_Dataset records_
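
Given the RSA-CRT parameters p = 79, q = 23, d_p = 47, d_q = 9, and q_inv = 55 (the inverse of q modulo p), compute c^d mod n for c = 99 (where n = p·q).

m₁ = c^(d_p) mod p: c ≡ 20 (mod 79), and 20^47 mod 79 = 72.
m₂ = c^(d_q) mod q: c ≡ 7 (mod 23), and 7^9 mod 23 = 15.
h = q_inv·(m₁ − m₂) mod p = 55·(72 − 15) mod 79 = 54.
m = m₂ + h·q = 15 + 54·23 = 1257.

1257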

_Action item_
Give every line of the material again, exactly.

_Solved problem_
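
Given the RSA-CRT parameters p = 79, q = 23, d_p = 47, d_q = 9, and q_inv = 55 (the inverse of q modulo p), compute c^d mod n for c = 99 (where n = p·q).

m₁ = c^(d_p) mod p: c ≡ 20 (mod 79), and 20^47 mod 79 = 72.
m₂ = c^(d_q) mod q: c ≡ 7 (mod 23), and 7^9 mod 23 = 15.
h = q_inv·(m₁ − m₂) mod p = 55·(72 − 15) mod 79 = 54.
m = m₂ + h·q = 15 + 54·23 = 1257.

1257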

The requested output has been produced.